[Opening THE DATA section]

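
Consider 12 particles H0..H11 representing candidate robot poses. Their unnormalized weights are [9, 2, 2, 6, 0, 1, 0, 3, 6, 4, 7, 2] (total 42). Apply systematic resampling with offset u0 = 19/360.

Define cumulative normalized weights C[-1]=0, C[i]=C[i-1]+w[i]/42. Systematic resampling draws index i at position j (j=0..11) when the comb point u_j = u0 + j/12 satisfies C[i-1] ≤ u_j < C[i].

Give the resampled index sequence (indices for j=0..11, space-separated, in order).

0 0 1 2 3 5 8 8 9 10 10 11

C = [3/14, 11/42, 13/42, 19/42, 19/42, 10/21, 10/21, 23/42, 29/42, 11/14, 20/21, 1]
j=0: u_0=19/360 ∈ [0, 3/14) → index 0
j=1: u_1=49/360 ∈ [0, 3/14) → index 0
j=2: u_2=79/360 ∈ [3/14, 11/42) → index 1
j=3: u_3=109/360 ∈ [11/42, 13/42) → index 2
j=4: u_4=139/360 ∈ [13/42, 19/42) → index 3
j=5: u_5=169/360 ∈ [19/42, 10/21) → index 5
j=6: u_6=199/360 ∈ [23/42, 29/42) → index 8
j=7: u_7=229/360 ∈ [23/42, 29/42) → index 8
j=8: u_8=259/360 ∈ [29/42, 11/14) → index 9
j=9: u_9=289/360 ∈ [11/14, 20/21) → index 10
j=10: u_10=319/360 ∈ [11/14, 20/21) → index 10
j=11: u_11=349/360 ∈ [20/21, 1) → index 11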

[Closing THE DATA section]

** TO DO **
Extract every entry in the listing word for word.

** RESPONSE TO THE TASK **
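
Consider 12 particles H0..H11 representing candidate robot poses. Their unnormalized weights are [9, 2, 2, 6, 0, 1, 0, 3, 6, 4, 7, 2] (total 42). Apply systematic resampling with offset u0 = 19/360.

Define cumulative normalized weights C[-1]=0, C[i]=C[i-1]+w[i]/42. Systematic resampling draws index i at position j (j=0..11) when the comb point u_j = u0 + j/12 satisfies C[i-1] ≤ u_j < C[i].

Give the resampled index sequence (indices for j=0..11, space-separated, in order).

0 0 1 2 3 5 8 8 9 10 10 11

C = [3/14, 11/42, 13/42, 19/42, 19/42, 10/21, 10/21, 23/42, 29/42, 11/14, 20/21, 1]
j=0: u_0=19/360 ∈ [0, 3/14) → index 0
j=1: u_1=49/360 ∈ [0, 3/14) → index 0
j=2: u_2=79/360 ∈ [3/14, 11/42) → index 1
j=3: u_3=109/360 ∈ [11/42, 13/42) → index 2
j=4: u_4=139/360 ∈ [13/42, 19/42) → index 3
j=5: u_5=169/360 ∈ [19/42, 10/21) → index 5
j=6: u_6=199/360 ∈ [23/42, 29/42) → index 8
j=7: u_7=229/360 ∈ [23/42, 29/42) → index 8
j=8: u_8=259/360 ∈ [29/42, 11/14) → index 9
j=9: u_9=289/360 ∈ [11/14, 20/21) → index 10
j=10: u_10=319/360 ∈ [11/14, 20/21) → index 10
j=11: u_11=349/360 ∈ [20/21, 1) → index 11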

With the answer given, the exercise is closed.